(Collected data)
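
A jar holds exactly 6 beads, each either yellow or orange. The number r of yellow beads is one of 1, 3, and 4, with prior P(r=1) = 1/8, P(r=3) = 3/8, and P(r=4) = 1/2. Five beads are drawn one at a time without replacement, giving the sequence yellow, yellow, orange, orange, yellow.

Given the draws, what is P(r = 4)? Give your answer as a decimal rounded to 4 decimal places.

The likelihood of the observed sequence under each hypothesis: P(data | r = 1) = (1/6)(0/5) = 0; P(data | r = 3) = (3/6)(2/5)(3/4)(2/3)(1/2) = 1/20; P(data | r = 4) = (4/6)(3/5)(2/4)(1/3)(2/2) = 1/15.
The prior-weighted likelihoods are 1/8 · 0 = 0, 3/8 · 1/20 = 3/160, 1/2 · 1/15 = 1/30; these sum to 5/96.
Therefore the posterior P(r = 4 | data) = (1/30) / (5/96) = 16/25.

0.6400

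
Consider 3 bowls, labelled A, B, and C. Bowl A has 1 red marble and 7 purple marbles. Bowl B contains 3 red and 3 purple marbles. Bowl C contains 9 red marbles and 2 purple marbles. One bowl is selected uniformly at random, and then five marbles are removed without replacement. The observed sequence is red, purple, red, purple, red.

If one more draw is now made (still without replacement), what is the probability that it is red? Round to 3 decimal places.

Under each hypothesis, the probability of the observed sequence is: P(data | bowl A) = (1/8)(7/7)(0/6) = 0; P(data | bowl B) = (3/6)(3/5)(2/4)(2/3)(1/2) = 1/20; P(data | bowl C) = (9/11)(2/10)(8/9)(1/8)(7/7) = 1/55.
The prior-weighted likelihoods are 1/3 · 0 = 0, 1/3 · 1/20 = 1/60, 1/3 · 1/55 = 1/165; with total 1/44.
Dividing through by the total gives posterior P(bowl A | data) = 0, P(bowl B | data) = 11/15, P(bowl C | data) = 4/15.
Averaging over the posterior, P(red next | data) = (0)(11/15) + (1)(4/15) = 4/15.

0.267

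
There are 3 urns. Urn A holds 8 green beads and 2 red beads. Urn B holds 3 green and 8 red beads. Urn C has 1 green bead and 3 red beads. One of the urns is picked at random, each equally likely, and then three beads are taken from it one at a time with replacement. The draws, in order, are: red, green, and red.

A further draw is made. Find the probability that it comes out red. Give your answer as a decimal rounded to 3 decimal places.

0.684

For each hypothesis, P(data | H) works out to: P(data | urn A) = (2/10)(8/10)(2/10) = 0.032; P(data | urn B) = (8/11)(3/11)(8/11) = 0.14425; P(data | urn C) = (3/4)(1/4)(3/4) = 0.14062.
Multiplying each by its prior: 1/3 · 0.032 = 0.010667, 1/3 · 0.14425 = 0.048084, 1/3 · 0.14062 = 0.046875; summing to 0.10563.
Normalising, the posterior is P(urn A | data) = 0.10099, P(urn B | data) = 0.45523, P(urn C | data) = 0.44378.
The predictive probability is P(red next | data) = (1/5)(0.10099) + (8/11)(0.45523) + (3/4)(0.44378) = 0.68411.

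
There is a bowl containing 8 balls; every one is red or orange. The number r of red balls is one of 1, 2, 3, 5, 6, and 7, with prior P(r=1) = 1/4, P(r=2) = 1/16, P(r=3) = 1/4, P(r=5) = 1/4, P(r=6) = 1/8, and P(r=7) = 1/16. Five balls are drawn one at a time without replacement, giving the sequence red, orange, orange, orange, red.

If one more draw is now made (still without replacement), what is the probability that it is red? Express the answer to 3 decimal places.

0.444

The likelihood of the observed sequence under each hypothesis: P(data | r = 1) = (1/8)(7/7)(6/6)(5/5)(0/4) = 0; P(data | r = 2) = (2/8)(6/7)(5/6)(4/5)(1/4) = 1/28; P(data | r = 3) = (3/8)(5/7)(4/6)(3/5)(2/4) = 3/56; P(data | r = 5) = (5/8)(3/7)(2/6)(1/5)(4/4) = 1/56; P(data | r = 6) = (6/8)(2/7)(1/6)(0/5) = 0; P(data | r = 7) = (7/8)(1/7)(0/6) = 0.
Weighting by the prior gives 1/4 · 0 = 0, 1/16 · 1/28 = 1/448, 1/4 · 3/56 = 3/224, 1/4 · 1/56 = 1/224, 1/8 · 0 = 0, 1/16 · 0 = 0; these sum to 9/448.
Normalising, the posterior is P(r = 1 | data) = 0, P(r = 2 | data) = 1/9, P(r = 3 | data) = 2/3, P(r = 5 | data) = 2/9, P(r = 6 | data) = 0, P(r = 7 | data) = 0.
Averaging over the posterior, P(red next | data) = (0)(1/9) + (1/3)(2/3) + (1)(2/9) = 4/9.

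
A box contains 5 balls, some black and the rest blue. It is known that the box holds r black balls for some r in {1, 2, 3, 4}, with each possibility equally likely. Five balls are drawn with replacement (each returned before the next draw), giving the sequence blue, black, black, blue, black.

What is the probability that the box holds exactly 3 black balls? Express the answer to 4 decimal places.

For each hypothesis, P(data | H) works out to: P(data | r = 1) = (4/5)(1/5)(1/5)(4/5)(1/5) = 0.00512; P(data | r = 2) = (3/5)(2/5)(2/5)(3/5)(2/5) = 0.02304; P(data | r = 3) = (2/5)(3/5)(3/5)(2/5)(3/5) = 0.03456; P(data | r = 4) = (1/5)(4/5)(4/5)(1/5)(4/5) = 0.02048.
Weighting by the prior gives 1/4 · 0.00512 = 0.00128, 1/4 · 0.02304 = 0.00576, 1/4 · 0.03456 = 0.00864, 1/4 · 0.02048 = 0.00512; summing to 0.0208.
Hence P(r = 3 | data) = (0.00864) / (0.0208) = 0.41538.

0.4154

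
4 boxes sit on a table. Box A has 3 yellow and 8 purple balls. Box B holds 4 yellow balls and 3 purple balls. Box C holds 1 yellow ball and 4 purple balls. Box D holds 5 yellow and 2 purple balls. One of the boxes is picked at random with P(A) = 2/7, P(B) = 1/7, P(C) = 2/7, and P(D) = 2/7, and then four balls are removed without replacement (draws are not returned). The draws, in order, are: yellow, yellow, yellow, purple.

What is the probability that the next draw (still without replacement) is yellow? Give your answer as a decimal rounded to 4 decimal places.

0.5711

Compute the likelihood of the observed sequence for each case: P(data | box A) = (3/11)(2/10)(1/9)(8/8) = 0.0060606; P(data | box B) = (4/7)(3/6)(2/5)(3/4) = 0.085714; P(data | box C) = (1/5)(0/4) = 0; P(data | box D) = (5/7)(4/6)(3/5)(2/4) = 0.14286.
Multiplying each by its prior: 2/7 · 0.0060606 = 0.0017316, 1/7 · 0.085714 = 0.012245, 2/7 · 0 = 0, 2/7 · 0.14286 = 0.040816; with total 0.054793.
The posterior is then P(box A | data) = 0.031603, P(box B | data) = 0.22348, P(box C | data) = 0, P(box D | data) = 0.74492.
Averaging over the posterior, P(yellow next | data) = (0)(0.031603) + (1/3)(0.22348) + (2/3)(0.74492) = 0.57111.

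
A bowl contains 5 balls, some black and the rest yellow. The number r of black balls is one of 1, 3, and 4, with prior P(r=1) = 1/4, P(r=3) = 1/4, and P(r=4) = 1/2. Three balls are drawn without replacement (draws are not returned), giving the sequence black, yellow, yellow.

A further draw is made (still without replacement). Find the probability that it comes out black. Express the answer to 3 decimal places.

0.333

The likelihood of the observed sequence under each hypothesis: P(data | r = 1) = (1/5)(4/4)(3/3) = 1/5; P(data | r = 3) = (3/5)(2/4)(1/3) = 1/10; P(data | r = 4) = (4/5)(1/4)(0/3) = 0.
Multiplying each by its prior: 1/4 · 1/5 = 1/20, 1/4 · 1/10 = 1/40, 1/2 · 0 = 0; these sum to 3/40.
The posterior is then P(r = 1 | data) = 2/3, P(r = 3 | data) = 1/3, P(r = 4 | data) = 0.
Averaging over the posterior, P(black next | data) = (0)(2/3) + (1)(1/3) = 1/3.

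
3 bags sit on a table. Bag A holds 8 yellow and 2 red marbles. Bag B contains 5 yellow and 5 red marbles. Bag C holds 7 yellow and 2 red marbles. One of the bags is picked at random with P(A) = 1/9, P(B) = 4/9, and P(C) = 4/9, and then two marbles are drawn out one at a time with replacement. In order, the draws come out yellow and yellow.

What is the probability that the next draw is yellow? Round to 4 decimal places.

Compute the likelihood of the observed sequence for each case: P(data | bag A) = (8/10)(8/10) = 0.64; P(data | bag B) = (5/10)(5/10) = 0.25; P(data | bag C) = (7/9)(7/9) = 0.60494.
The prior-weighted likelihoods are 1/9 · 0.64 = 0.071111, 4/9 · 0.25 = 0.11111, 4/9 · 0.60494 = 0.26886; with total 0.45108.
Normalising, the posterior is P(bag A | data) = 0.15765, P(bag B | data) = 0.24632, P(bag C | data) = 0.59603.
So P(yellow next | data) = Σ P(yellow next | H) P(H | data) = (4/5)(0.15765) + (1/2)(0.24632) + (7/9)(0.59603) = 0.71286.

0.7129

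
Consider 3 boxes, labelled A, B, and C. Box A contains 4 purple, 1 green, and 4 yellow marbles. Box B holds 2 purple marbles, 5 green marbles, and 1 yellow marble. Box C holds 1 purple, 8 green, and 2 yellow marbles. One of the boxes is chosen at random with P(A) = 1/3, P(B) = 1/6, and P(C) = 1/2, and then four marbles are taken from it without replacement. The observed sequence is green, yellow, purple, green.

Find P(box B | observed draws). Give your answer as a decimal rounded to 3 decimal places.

0.359

Under each hypothesis, the probability of the observed sequence is: P(data | box A) = (1/9)(4/8)(4/7)(0/6) = 0; P(data | box B) = (5/8)(1/7)(2/6)(4/5) = 0.02381; P(data | box C) = (8/11)(2/10)(1/9)(7/8) = 0.014141.
Multiplying each by its prior: 1/3 · 0 = 0, 1/6 · 0.02381 = 0.0039683, 1/2 · 0.014141 = 0.0070707; with total 0.011039.
So P(box B | data) = (0.0039683) / (0.011039) = 0.35948.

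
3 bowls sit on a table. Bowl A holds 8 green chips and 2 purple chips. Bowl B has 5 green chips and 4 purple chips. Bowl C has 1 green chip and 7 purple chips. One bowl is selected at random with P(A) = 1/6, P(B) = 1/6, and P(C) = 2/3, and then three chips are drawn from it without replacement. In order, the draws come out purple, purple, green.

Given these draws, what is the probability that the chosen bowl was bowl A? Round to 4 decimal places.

The likelihood of the observed sequence under each hypothesis: P(data | bowl A) = (2/10)(1/9)(8/8) = 1/45; P(data | bowl B) = (4/9)(3/8)(5/7) = 5/42; P(data | bowl C) = (7/8)(6/7)(1/6) = 1/8.
Weighting by the prior gives 1/6 · 1/45 = 1/270, 1/6 · 5/42 = 5/252, 2/3 · 1/8 = 1/12; summing to 101/945.
Therefore the posterior P(bowl A | data) = (1/270) / (101/945) = 7/202.

0.0347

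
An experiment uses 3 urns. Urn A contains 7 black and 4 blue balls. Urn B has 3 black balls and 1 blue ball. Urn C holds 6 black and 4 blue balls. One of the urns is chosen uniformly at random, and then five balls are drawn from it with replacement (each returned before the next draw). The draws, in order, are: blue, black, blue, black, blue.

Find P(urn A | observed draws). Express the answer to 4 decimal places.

0.3796

Compute the likelihood of the observed sequence for each case: P(data | urn A) = (4/11)(7/11)(4/11)(7/11)(4/11) = 0.019472; P(data | urn B) = (1/4)(3/4)(1/4)(3/4)(1/4) = 0.0087891; P(data | urn C) = (4/10)(6/10)(4/10)(6/10)(4/10) = 0.02304.
The prior-weighted likelihoods are 1/3 · 0.019472 = 0.0064907, 1/3 · 0.0087891 = 0.0029297, 1/3 · 0.02304 = 0.00768; with total 0.0171.
Therefore the posterior P(urn A | data) = (0.0064907) / (0.0171) = 0.37956.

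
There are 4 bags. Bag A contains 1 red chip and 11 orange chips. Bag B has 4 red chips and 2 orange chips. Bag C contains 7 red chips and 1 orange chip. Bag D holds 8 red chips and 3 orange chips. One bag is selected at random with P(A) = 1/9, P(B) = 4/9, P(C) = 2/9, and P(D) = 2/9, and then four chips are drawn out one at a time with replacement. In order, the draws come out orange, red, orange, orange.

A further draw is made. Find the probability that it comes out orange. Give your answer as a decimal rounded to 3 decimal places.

The likelihood of the observed sequence under each hypothesis: P(data | bag A) = (11/12)(1/12)(11/12)(11/12) = 0.064188; P(data | bag B) = (2/6)(4/6)(2/6)(2/6) = 0.024691; P(data | bag C) = (1/8)(7/8)(1/8)(1/8) = 0.001709; P(data | bag D) = (3/11)(8/11)(3/11)(3/11) = 0.014753.
Multiplying each by its prior: 1/9 · 0.064188 = 0.007132, 4/9 · 0.024691 = 0.010974, 2/9 · 0.001709 = 0.00037977, 2/9 · 0.014753 = 0.0032785; these sum to 0.021764.
Normalising, the posterior is P(bag A | data) = 0.32769, P(bag B | data) = 0.50422, P(bag C | data) = 0.01745, P(bag D | data) = 0.15064.
Averaging over the posterior, P(orange next | data) = (11/12)(0.32769) + (1/3)(0.50422) + (1/8)(0.01745) + (3/11)(0.15064) = 0.51172.

0.512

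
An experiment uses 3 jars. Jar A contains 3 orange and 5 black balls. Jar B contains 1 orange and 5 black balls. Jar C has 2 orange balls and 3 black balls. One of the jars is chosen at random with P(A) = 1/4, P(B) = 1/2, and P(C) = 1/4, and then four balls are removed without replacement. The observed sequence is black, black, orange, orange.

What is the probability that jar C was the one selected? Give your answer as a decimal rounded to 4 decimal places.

The likelihood of the observed sequence under each hypothesis: P(data | jar A) = (5/8)(4/7)(3/6)(2/5) = 1/14; P(data | jar B) = (5/6)(4/5)(1/4)(0/3) = 0; P(data | jar C) = (3/5)(2/4)(2/3)(1/2) = 1/10.
Multiplying each by its prior: 1/4 · 1/14 = 1/56, 1/2 · 0 = 0, 1/4 · 1/10 = 1/40; summing to 3/70.
Therefore the posterior P(jar C | data) = (1/40) / (3/70) = 7/12.

0.5833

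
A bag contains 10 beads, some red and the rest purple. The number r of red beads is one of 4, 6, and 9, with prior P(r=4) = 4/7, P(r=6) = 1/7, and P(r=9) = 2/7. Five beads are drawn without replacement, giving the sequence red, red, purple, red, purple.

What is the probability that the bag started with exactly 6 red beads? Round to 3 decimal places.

For each hypothesis, P(data | H) works out to: P(data | r = 4) = (4/10)(3/9)(6/8)(2/7)(5/6) = 1/42; P(data | r = 6) = (6/10)(5/9)(4/8)(4/7)(3/6) = 1/21; P(data | r = 9) = (9/10)(8/9)(1/8)(7/7)(0/6) = 0.
Weighting by the prior gives 4/7 · 1/42 = 2/147, 1/7 · 1/21 = 1/147, 2/7 · 0 = 0; summing to 1/49.
By Bayes' rule, P(r = 6 | data) = (1/147) / (1/49) = 1/3.

0.333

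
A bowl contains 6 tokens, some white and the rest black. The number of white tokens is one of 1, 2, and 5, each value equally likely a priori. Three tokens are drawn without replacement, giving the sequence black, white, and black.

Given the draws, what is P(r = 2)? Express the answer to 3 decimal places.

For each hypothesis, P(data | H) works out to: P(data | r = 1) = (5/6)(1/5)(4/4) = 1/6; P(data | r = 2) = (4/6)(2/5)(3/4) = 1/5; P(data | r = 5) = (1/6)(5/5)(0/4) = 0.
Multiplying each by its prior: 1/3 · 1/6 = 1/18, 1/3 · 1/5 = 1/15, 1/3 · 0 = 0; summing to 11/90.
Therefore the posterior P(r = 2 | data) = (1/15) / (11/90) = 6/11.

0.545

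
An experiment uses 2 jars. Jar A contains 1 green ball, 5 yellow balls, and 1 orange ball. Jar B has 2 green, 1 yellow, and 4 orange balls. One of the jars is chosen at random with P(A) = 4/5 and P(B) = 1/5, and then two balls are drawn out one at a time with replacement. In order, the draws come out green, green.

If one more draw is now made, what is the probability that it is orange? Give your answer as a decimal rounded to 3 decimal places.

Compute the likelihood of the observed sequence for each case: P(data | jar A) = (1/7)(1/7) = 1/49; P(data | jar B) = (2/7)(2/7) = 4/49.
Weighting by the prior gives 4/5 · 1/49 = 4/245, 1/5 · 4/49 = 4/245; summing to 8/245.
Dividing through by the total gives posterior P(jar A | data) = 1/2, P(jar B | data) = 1/2.
The predictive probability is P(orange next | data) = (1/7)(1/2) + (4/7)(1/2) = 5/14.

0.357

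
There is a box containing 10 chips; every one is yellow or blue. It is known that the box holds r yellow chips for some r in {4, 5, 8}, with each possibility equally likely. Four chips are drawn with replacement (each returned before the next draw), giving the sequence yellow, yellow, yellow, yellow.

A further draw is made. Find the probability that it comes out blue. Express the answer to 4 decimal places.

0.2582

For each hypothesis, P(data | H) works out to: P(data | r = 4) = (4/10)(4/10)(4/10)(4/10) = 0.0256; P(data | r = 5) = (5/10)(5/10)(5/10)(5/10) = 0.0625; P(data | r = 8) = (8/10)(8/10)(8/10)(8/10) = 0.4096.
Multiplying each by its prior: 1/3 · 0.0256 = 0.0085333, 1/3 · 0.0625 = 0.020833, 1/3 · 0.4096 = 0.13653; summing to 0.1659.
Normalising, the posterior is P(r = 4 | data) = 0.051437, P(r = 5 | data) = 0.12558, P(r = 8 | data) = 0.82299.
So P(blue next | data) = Σ P(blue next | H) P(H | data) = (3/5)(0.051437) + (1/2)(0.12558) + (1/5)(0.82299) = 0.25825.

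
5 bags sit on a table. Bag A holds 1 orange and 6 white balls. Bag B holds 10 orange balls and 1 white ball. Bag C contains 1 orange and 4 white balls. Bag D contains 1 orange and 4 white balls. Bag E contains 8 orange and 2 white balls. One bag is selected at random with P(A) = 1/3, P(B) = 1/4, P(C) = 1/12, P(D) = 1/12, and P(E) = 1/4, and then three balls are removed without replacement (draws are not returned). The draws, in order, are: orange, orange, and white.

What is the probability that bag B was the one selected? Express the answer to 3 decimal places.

Compute the likelihood of the observed sequence for each case: P(data | bag A) = (1/7)(0/6) = 0; P(data | bag B) = (10/11)(9/10)(1/9) = 1/11; P(data | bag C) = (1/5)(0/4) = 0; P(data | bag D) = (1/5)(0/4) = 0; P(data | bag E) = (8/10)(7/9)(2/8) = 7/45.
The prior-weighted likelihoods are 1/3 · 0 = 0, 1/4 · 1/11 = 1/44, 1/12 · 0 = 0, 1/12 · 0 = 0, 1/4 · 7/45 = 7/180; summing to 61/990.
By Bayes' rule, P(bag B | data) = (1/44) / (61/990) = 45/122.

0.369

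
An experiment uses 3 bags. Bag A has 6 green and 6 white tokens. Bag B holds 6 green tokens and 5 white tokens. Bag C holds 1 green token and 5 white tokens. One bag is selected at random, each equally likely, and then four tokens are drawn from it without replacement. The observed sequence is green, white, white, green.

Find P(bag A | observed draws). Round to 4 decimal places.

Compute the likelihood of the observed sequence for each case: P(data | bag A) = (6/12)(6/11)(5/10)(5/9) = 5/66; P(data | bag B) = (6/11)(5/10)(4/9)(5/8) = 5/66; P(data | bag C) = (1/6)(5/5)(4/4)(0/3) = 0.
Multiplying each by its prior: 1/3 · 5/66 = 5/198, 1/3 · 5/66 = 5/198, 1/3 · 0 = 0; with total 5/99.
So P(bag A | data) = (5/198) / (5/99) = 1/2.

0.5000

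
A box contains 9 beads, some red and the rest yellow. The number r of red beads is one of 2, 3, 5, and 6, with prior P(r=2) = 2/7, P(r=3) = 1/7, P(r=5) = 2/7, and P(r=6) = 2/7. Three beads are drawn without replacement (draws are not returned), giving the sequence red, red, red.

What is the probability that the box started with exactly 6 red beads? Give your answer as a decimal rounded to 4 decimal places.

0.6557

Under each hypothesis, the probability of the observed sequence is: P(data | r = 2) = (2/9)(1/8)(0/7) = 0; P(data | r = 3) = (3/9)(2/8)(1/7) = 1/84; P(data | r = 5) = (5/9)(4/8)(3/7) = 5/42; P(data | r = 6) = (6/9)(5/8)(4/7) = 5/21.
The prior-weighted likelihoods are 2/7 · 0 = 0, 1/7 · 1/84 = 1/588, 2/7 · 5/42 = 5/147, 2/7 · 5/21 = 10/147; these sum to 61/588.
Therefore the posterior P(r = 6 | data) = (10/147) / (61/588) = 40/61.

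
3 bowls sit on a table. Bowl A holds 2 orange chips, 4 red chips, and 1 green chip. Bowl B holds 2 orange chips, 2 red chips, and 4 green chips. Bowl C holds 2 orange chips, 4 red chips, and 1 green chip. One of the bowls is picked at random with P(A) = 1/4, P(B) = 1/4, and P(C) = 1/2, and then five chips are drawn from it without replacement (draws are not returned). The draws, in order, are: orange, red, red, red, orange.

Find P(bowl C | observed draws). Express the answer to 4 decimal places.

0.6667

Compute the likelihood of the observed sequence for each case: P(data | bowl A) = (2/7)(4/6)(3/5)(2/4)(1/3) = 2/105; P(data | bowl B) = (2/8)(2/7)(1/6)(0/5) = 0; P(data | bowl C) = (2/7)(4/6)(3/5)(2/4)(1/3) = 2/105.
The prior-weighted likelihoods are 1/4 · 2/105 = 1/210, 1/4 · 0 = 0, 1/2 · 2/105 = 1/105; these sum to 1/70.
By Bayes' rule, P(bowl C | data) = (1/105) / (1/70) = 2/3.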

(Requirement): When the line with "Given the draws, what is P(r = 4)?" is reached in the data above, start copying there, and copy each line exactly until the line with "Consider 3 bowls, labelled" has been copied; copy nothing else.

(Your response):
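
Given the draws, what is P(r = 4)? Give your answer as a decimal rounded to 4 decimal places.

The likelihood of the observed sequence under each hypothesis: P(data | r = 1) = (1/6)(0/5) = 0; P(data | r = 3) = (3/6)(2/5)(3/4)(2/3)(1/2) = 1/20; P(data | r = 4) = (4/6)(3/5)(2/4)(1/3)(2/2) = 1/15.
The prior-weighted likelihoods are 1/8 · 0 = 0, 3/8 · 1/20 = 3/160, 1/2 · 1/15 = 1/30; these sum to 5/96.
Therefore the posterior P(r = 4 | data) = (1/30) / (5/96) = 16/25.

0.6400

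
Consider 3 bowls, labelled A, B, and C. Bowl A has 1 red marble and 7 purple marbles. Bowl B contains 3 red and 3 purple marbles. Bowl C contains 9 red marbles and 2 purple marbles. One bowl is selected uniformly at random, and then five marbles are removed without replacement. The observed sequence is red, purple, red, purple, red.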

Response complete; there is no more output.